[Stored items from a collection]

========================================

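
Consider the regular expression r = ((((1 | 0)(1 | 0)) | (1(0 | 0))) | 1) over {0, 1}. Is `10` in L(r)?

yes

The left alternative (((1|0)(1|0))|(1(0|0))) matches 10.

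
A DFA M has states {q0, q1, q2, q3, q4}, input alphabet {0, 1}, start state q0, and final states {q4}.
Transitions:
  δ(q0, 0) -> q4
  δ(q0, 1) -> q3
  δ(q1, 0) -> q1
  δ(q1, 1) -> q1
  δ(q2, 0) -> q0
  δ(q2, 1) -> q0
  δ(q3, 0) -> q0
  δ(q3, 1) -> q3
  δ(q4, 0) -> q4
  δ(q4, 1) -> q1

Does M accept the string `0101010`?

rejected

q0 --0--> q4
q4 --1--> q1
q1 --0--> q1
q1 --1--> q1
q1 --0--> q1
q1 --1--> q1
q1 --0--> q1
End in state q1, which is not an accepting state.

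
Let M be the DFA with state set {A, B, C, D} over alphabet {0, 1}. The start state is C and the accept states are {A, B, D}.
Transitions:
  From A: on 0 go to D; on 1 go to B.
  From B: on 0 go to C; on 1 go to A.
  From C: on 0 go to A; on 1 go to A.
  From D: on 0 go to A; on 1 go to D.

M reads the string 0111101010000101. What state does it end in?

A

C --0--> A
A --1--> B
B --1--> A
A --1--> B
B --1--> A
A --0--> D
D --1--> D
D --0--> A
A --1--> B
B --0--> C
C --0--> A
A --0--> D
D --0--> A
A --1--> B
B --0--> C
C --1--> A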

========================================

▸ **Activity**: Please list every line of the records that contains "states".

▸ **Solution for this problem**:
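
A DFA M has states {q0, q1, q2, q3, q4}, input alphabet {0, 1}, start state q0, and final states {q4}.
Let M be the DFA with state set {A, B, C, D} over alphabet {0, 1}. The start state is C and the accept states are {A, B, D}.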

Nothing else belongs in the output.